Stored data entries
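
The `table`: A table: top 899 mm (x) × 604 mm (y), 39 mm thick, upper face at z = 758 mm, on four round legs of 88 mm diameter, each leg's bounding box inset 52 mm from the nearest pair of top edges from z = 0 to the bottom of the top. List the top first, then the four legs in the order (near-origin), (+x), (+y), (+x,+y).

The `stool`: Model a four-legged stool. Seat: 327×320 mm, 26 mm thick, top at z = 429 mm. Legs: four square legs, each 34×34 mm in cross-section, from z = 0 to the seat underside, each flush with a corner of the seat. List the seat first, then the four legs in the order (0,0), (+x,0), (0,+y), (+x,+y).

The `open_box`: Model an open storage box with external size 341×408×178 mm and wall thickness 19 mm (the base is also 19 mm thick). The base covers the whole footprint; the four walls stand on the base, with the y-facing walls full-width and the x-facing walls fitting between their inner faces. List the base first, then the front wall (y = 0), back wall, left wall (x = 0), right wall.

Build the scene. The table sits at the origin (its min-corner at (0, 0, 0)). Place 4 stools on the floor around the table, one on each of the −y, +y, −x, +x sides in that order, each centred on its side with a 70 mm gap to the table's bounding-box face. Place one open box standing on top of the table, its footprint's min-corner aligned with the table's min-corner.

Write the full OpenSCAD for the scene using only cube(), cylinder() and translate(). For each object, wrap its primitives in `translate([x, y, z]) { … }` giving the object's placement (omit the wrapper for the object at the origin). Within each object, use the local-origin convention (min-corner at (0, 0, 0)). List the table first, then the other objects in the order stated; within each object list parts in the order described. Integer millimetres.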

* [Aim of the task]: Repeat all entries. Match them exactly.

* [Exercise response]:
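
The `table`: A table: top 899 mm (x) × 604 mm (y), 39 mm thick, upper face at z = 758 mm, on four round legs of 88 mm diameter, each leg's bounding box inset 52 mm from the nearest pair of top edges from z = 0 to the bottom of the top. List the top first, then the four legs in the order (near-origin), (+x), (+y), (+x,+y).

The `stool`: Model a four-legged stool. Seat: 327×320 mm, 26 mm thick, top at z = 429 mm. Legs: four square legs, each 34×34 mm in cross-section, from z = 0 to the seat underside, each flush with a corner of the seat. List the seat first, then the four legs in the order (0,0), (+x,0), (0,+y), (+x,+y).

The `open_box`: Model an open storage box with external size 341×408×178 mm and wall thickness 19 mm (the base is also 19 mm thick). The base covers the whole footprint; the four walls stand on the base, with the y-facing walls full-width and the x-facing walls fitting between their inner faces. List the base first, then the front wall (y = 0), back wall, left wall (x = 0), right wall.

Build the scene. The table sits at the origin (its min-corner at (0, 0, 0)). Place 4 stools on the floor around the table, one on each of the −y, +y, −x, +x sides in that order, each centred on its side with a 70 mm gap to the table's bounding-box face. Place one open box standing on top of the table, its footprint's min-corner aligned with the table's min-corner.

Write the full OpenSCAD for the scene using only cube(), cylinder() and translate(). For each object, wrap its primitives in `translate([x, y, z]) { … }` giving the object's placement (omit the wrapper for the object at the origin). Within each object, use the local-origin convention (min-corner at (0, 0, 0)). List the table first, then the other objects in the order stated; within each object list parts in the order described. Integer millimetres.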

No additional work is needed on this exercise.